(Stored items)
%%

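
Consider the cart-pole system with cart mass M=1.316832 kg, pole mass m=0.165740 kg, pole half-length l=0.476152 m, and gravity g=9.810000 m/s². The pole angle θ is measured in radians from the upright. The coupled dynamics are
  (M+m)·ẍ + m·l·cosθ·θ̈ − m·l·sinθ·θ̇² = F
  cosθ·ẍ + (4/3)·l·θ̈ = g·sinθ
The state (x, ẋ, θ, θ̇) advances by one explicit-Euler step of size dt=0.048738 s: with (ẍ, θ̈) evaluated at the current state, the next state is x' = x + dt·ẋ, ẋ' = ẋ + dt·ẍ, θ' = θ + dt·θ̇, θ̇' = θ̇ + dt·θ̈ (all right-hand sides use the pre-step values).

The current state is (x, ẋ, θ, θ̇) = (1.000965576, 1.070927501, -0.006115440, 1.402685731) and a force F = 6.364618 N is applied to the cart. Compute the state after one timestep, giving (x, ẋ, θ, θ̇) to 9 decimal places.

(1.053160441, 1.299538561, 0.062248657, 1.037995444)

sinθ=-0.006115402, cosθ=0.999981301
temp = (F + m·l·θ̇²·sinθ)/(M+m) = (6.364618 + -0.000949552)/1.482572 = 4.292316628
θ̈ = (g·sinθ − cosθ·temp)/(l·(4/3 − m·cos²θ/(M+m))) = -7.482668284
ẍ = temp − m·l·θ̈·cosθ/(M+m) = 4.690612243
Euler: x'=1.000965576+0.048738·1.070927501=1.053160441, ẋ'=1.070927501+0.048738·4.690612243=1.299538561
       θ'=-0.006115440+0.048738·1.402685731=0.062248657, θ̇'=1.402685731+0.048738·-7.482668284=1.037995444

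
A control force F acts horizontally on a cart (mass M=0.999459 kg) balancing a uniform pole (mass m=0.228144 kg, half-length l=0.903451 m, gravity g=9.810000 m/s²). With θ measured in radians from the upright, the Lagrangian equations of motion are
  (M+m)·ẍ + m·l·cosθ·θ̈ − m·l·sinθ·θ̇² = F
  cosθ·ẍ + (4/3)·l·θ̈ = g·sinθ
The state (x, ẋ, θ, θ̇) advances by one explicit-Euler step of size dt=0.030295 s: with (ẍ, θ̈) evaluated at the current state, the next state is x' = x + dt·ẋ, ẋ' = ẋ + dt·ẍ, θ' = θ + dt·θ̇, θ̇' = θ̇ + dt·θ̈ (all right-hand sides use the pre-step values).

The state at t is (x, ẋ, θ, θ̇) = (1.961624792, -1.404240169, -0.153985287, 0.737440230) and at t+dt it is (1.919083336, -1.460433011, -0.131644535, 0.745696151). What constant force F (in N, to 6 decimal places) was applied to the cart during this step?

F = -2.204328 N

ẍ = (ẋ'−ẋ)/dt = (-1.460433011−-1.404240169)/0.030295 = -1.854855
θ̈ = (θ̇'−θ̇)/dt = (0.745696151−0.737440230)/0.030295 = 0.272518
sinθ=-0.153377, cosθ=0.988168
F = (M+m)·ẍ + m·l·cosθ·θ̈ − m·l·sinθ·θ̇² = -2.277026 + 0.055506 − -0.017192 = -2.204328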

%%

• [Description of the task] Nothing in the data above should change. Please copy it all.

• [Answer box]
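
Consider the cart-pole system with cart mass M=1.316832 kg, pole mass m=0.165740 kg, pole half-length l=0.476152 m, and gravity g=9.810000 m/s². The pole angle θ is measured in radians from the upright. The coupled dynamics are
  (M+m)·ẍ + m·l·cosθ·θ̈ − m·l·sinθ·θ̇² = F
  cosθ·ẍ + (4/3)·l·θ̈ = g·sinθ
The state (x, ẋ, θ, θ̇) advances by one explicit-Euler step of size dt=0.048738 s: with (ẍ, θ̈) evaluated at the current state, the next state is x' = x + dt·ẋ, ẋ' = ẋ + dt·ẍ, θ' = θ + dt·θ̇, θ̇' = θ̇ + dt·θ̈ (all right-hand sides use the pre-step values).

The current state is (x, ẋ, θ, θ̇) = (1.000965576, 1.070927501, -0.006115440, 1.402685731) and a force F = 6.364618 N is applied to the cart. Compute the state after one timestep, giving (x, ẋ, θ, θ̇) to 9 decimal places.

(1.053160441, 1.299538561, 0.062248657, 1.037995444)

sinθ=-0.006115402, cosθ=0.999981301
temp = (F + m·l·θ̇²·sinθ)/(M+m) = (6.364618 + -0.000949552)/1.482572 = 4.292316628
θ̈ = (g·sinθ − cosθ·temp)/(l·(4/3 − m·cos²θ/(M+m))) = -7.482668284
ẍ = temp − m·l·θ̈·cosθ/(M+m) = 4.690612243
Euler: x'=1.000965576+0.048738·1.070927501=1.053160441, ẋ'=1.070927501+0.048738·4.690612243=1.299538561
       θ'=-0.006115440+0.048738·1.402685731=0.062248657, θ̇'=1.402685731+0.048738·-7.482668284=1.037995444

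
A control force F acts horizontally on a cart (mass M=0.999459 kg) balancing a uniform pole (mass m=0.228144 kg, half-length l=0.903451 m, gravity g=9.810000 m/s²). With θ measured in radians from the upright, the Lagrangian equations of motion are
  (M+m)·ẍ + m·l·cosθ·θ̈ − m·l·sinθ·θ̇² = F
  cosθ·ẍ + (4/3)·l·θ̈ = g·sinθ
The state (x, ẋ, θ, θ̇) advances by one explicit-Euler step of size dt=0.030295 s: with (ẍ, θ̈) evaluated at the current state, the next state is x' = x + dt·ẋ, ẋ' = ẋ + dt·ẍ, θ' = θ + dt·θ̇, θ̇' = θ̇ + dt·θ̈ (all right-hand sides use the pre-step values).

The state at t is (x, ẋ, θ, θ̇) = (1.961624792, -1.404240169, -0.153985287, 0.737440230) and at t+dt it is (1.919083336, -1.460433011, -0.131644535, 0.745696151). What constant force F (in N, to 6 decimal places) was applied to the cart during this step?

F = -2.204328 N

ẍ = (ẋ'−ẋ)/dt = (-1.460433011−-1.404240169)/0.030295 = -1.854855
θ̈ = (θ̇'−θ̇)/dt = (0.745696151−0.737440230)/0.030295 = 0.272518
sinθ=-0.153377, cosθ=0.988168
F = (M+m)·ẍ + m·l·cosθ·θ̈ − m·l·sinθ·θ̇² = -2.277026 + 0.055506 − -0.017192 = -2.204328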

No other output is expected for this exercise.